TASK GOAL. If a line below contains "wind", count it. Report the final total and nothing more.

======== MATERIAL PROVIDED

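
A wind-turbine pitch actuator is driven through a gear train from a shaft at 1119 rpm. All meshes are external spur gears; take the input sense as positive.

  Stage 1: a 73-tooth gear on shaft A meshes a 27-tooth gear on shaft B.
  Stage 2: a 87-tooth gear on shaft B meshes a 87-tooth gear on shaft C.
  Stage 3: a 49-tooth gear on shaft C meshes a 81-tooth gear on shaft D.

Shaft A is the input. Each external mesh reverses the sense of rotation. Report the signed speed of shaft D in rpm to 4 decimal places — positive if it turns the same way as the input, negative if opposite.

-1830.2071 rpm (opposite to input, |ω| = 1830.2071 rpm)

Stage 1 [73T→27T]: ω = 1119.0000×73/27 = 3025.4444 rpm, dir flips to −; running = −3025.4444
Stage 2 [87T→87T]: ω = 3025.4444×87/87 = 3025.4444 rpm, dir flips to +; running = +3025.4444
Stage 3 [49T→81T]: ω = 3025.4444×49/81 = 1830.2071 rpm, dir flips to −; running = −1830.2071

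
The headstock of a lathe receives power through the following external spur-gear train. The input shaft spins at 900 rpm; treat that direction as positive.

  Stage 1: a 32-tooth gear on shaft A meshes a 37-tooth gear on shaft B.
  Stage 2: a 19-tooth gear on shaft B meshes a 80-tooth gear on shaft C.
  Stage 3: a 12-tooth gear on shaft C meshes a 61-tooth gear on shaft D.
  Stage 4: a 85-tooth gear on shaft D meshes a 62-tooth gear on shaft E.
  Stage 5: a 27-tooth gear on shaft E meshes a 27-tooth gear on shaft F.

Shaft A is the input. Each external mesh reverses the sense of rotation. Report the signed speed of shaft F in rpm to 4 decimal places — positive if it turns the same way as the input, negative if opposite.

-49.8578 rpm (opposite to input, |ω| = 49.8578 rpm)

Stage 1 [32T→37T]: ω = 900.0000×32/37 = 778.3784 rpm, dir flips to −; running = −778.3784
Stage 2 [19T→80T]: ω = 778.3784×19/80 = 184.8649 rpm, dir flips to +; running = +184.8649
Stage 3 [12T→61T]: ω = 184.8649×12/61 = 36.3669 rpm, dir flips to −; running = −36.3669
Stage 4 [85T→62T]: ω = 36.3669×85/62 = 49.8578 rpm, dir flips to +; running = +49.8578
Stage 5 [27T→27T]: ω = 49.8578×27/27 = 49.8578 rpm, dir flips to −; running = −49.8578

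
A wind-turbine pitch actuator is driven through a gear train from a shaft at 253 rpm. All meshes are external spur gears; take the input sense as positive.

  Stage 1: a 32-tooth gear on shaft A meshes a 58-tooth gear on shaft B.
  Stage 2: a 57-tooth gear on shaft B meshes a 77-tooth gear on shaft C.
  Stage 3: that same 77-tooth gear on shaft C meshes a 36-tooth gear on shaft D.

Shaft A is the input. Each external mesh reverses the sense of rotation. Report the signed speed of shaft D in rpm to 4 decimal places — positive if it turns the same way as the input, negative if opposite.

Stage 1 [32T→58T]: ω = 253.0000×32/58 = 139.5862 rpm, dir flips to −; running = −139.5862
Stage 2 [57T→77T]: ω = 139.5862×57/77 = 103.3300 rpm, dir flips to +; running = +103.3300
Stage 3 [77T→36T]: ω = 103.3300×77/36 = 221.0115 rpm, dir flips to −; running = −221.0115

-221.0115 rpm (opposite to input, |ω| = 221.0115 rpm)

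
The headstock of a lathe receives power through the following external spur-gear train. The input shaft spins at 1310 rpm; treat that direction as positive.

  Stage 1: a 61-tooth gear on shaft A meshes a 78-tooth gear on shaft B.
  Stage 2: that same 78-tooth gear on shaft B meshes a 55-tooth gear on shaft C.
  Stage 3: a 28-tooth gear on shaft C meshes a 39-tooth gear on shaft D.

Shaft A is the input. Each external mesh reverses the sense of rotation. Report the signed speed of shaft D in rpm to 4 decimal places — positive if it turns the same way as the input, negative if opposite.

Stage 1 [61T→78T]: ω = 1310.0000×61/78 = 1024.4872 rpm, dir flips to −; running = −1024.4872
Stage 2 [78T→55T]: ω = 1024.4872×78/55 = 1452.9091 rpm, dir flips to +; running = +1452.9091
Stage 3 [28T→39T]: ω = 1452.9091×28/39 = 1043.1142 rpm, dir flips to −; running = −1043.1142

-1043.1142 rpm (opposite to input, |ω| = 1043.1142 rpm)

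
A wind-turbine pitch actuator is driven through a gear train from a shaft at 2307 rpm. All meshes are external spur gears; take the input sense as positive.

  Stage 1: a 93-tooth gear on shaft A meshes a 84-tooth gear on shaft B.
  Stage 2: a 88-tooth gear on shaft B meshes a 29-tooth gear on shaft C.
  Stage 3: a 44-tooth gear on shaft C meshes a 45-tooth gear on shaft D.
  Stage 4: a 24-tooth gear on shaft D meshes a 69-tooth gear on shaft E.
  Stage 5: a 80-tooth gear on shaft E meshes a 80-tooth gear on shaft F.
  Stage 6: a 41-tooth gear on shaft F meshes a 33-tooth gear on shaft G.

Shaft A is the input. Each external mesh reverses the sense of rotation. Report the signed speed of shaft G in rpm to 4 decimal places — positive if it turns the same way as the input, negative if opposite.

Stage 1 [93T→84T]: ω = 2307.0000×93/84 = 2554.1786 rpm, dir flips to −; running = −2554.1786
Stage 2 [88T→29T]: ω = 2554.1786×88/29 = 7750.6108 rpm, dir flips to +; running = +7750.6108
Stage 3 [44T→45T]: ω = 7750.6108×44/45 = 7578.3750 rpm, dir flips to −; running = −7578.3750
Stage 4 [24T→69T]: ω = 7578.3750×24/69 = 2635.9565 rpm, dir flips to +; running = +2635.9565
Stage 5 [80T→80T]: ω = 2635.9565×80/80 = 2635.9565 rpm, dir flips to −; running = −2635.9565
Stage 6 [41T→33T]: ω = 2635.9565×41/33 = 3274.9763 rpm, dir flips to +; running = +3274.9763

+3274.9763 rpm (same as input, |ω| = 3274.9763 rpm)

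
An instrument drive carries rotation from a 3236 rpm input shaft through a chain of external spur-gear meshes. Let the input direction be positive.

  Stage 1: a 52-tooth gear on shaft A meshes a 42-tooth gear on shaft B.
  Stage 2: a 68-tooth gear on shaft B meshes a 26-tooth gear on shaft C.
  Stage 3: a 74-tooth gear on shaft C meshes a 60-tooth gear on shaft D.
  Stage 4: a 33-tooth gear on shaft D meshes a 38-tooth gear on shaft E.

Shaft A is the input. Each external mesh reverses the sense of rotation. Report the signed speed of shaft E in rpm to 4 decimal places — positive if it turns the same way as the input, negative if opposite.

+11222.9995 rpm (same as input, |ω| = 11222.9995 rpm)

Stage 1 [52T→42T]: ω = 3236.0000×52/42 = 4006.4762 rpm, dir flips to −; running = −4006.4762
Stage 2 [68T→26T]: ω = 4006.4762×68/26 = 10478.4762 rpm, dir flips to +; running = +10478.4762
Stage 3 [74T→60T]: ω = 10478.4762×74/60 = 12923.4540 rpm, dir flips to −; running = −12923.4540
Stage 4 [33T→38T]: ω = 12923.4540×33/38 = 11222.9995 rpm, dir flips to +; running = +11222.9995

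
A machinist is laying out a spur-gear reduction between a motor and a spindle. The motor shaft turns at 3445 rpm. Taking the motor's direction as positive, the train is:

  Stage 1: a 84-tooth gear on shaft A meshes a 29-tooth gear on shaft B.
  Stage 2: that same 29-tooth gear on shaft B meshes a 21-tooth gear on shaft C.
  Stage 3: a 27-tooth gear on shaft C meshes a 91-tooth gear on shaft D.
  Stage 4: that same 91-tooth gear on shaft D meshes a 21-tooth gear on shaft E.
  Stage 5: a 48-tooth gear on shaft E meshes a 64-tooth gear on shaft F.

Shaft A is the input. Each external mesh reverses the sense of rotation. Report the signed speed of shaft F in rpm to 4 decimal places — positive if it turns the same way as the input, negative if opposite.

-13287.8571 rpm (opposite to input, |ω| = 13287.8571 rpm)

Stage 1 [84T→29T]: ω = 3445.0000×84/29 = 9978.6207 rpm, dir flips to −; running = −9978.6207
Stage 2 [29T→21T]: ω = 9978.6207×29/21 = 13780.0000 rpm, dir flips to +; running = +13780.0000
Stage 3 [27T→91T]: ω = 13780.0000×27/91 = 4088.5714 rpm, dir flips to −; running = −4088.5714
Stage 4 [91T→21T]: ω = 4088.5714×91/21 = 17717.1429 rpm, dir flips to +; running = +17717.1429
Stage 5 [48T→64T]: ω = 17717.1429×48/64 = 13287.8571 rpm, dir flips to −; running = −13287.8571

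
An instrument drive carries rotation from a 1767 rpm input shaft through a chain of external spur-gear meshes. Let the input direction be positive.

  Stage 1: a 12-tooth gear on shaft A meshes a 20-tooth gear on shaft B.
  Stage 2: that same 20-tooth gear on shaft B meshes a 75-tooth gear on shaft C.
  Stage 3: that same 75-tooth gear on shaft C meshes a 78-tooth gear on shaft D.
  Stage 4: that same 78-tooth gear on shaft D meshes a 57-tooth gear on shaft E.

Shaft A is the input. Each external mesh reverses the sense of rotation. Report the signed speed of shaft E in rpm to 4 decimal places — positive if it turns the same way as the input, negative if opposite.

Stage 1 [12T→20T]: ω = 1767.0000×12/20 = 1060.2000 rpm, dir flips to −; running = −1060.2000
Stage 2 [20T→75T]: ω = 1060.2000×20/75 = 282.7200 rpm, dir flips to +; running = +282.7200
Stage 3 [75T→78T]: ω = 282.7200×75/78 = 271.8462 rpm, dir flips to −; running = −271.8462
Stage 4 [78T→57T]: ω = 271.8462×78/57 = 372.0000 rpm, dir flips to +; running = +372.0000

+372.0000 rpm (same as input, |ω| = 372.0000 rpm)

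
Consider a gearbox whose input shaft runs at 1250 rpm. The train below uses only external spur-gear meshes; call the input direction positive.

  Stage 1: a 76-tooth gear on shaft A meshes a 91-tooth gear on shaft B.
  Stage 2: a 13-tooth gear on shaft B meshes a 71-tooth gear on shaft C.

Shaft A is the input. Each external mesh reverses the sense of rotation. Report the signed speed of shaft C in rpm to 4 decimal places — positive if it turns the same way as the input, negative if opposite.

Stage 1 [76T→91T]: ω = 1250.0000×76/91 = 1043.9560 rpm, dir flips to −; running = −1043.9560
Stage 2 [13T→71T]: ω = 1043.9560×13/71 = 191.1469 rpm, dir flips to +; running = +191.1469

+191.1469 rpm (same as input, |ω| = 191.1469 rpm)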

================

RESULT OF THE EXERCISE. 3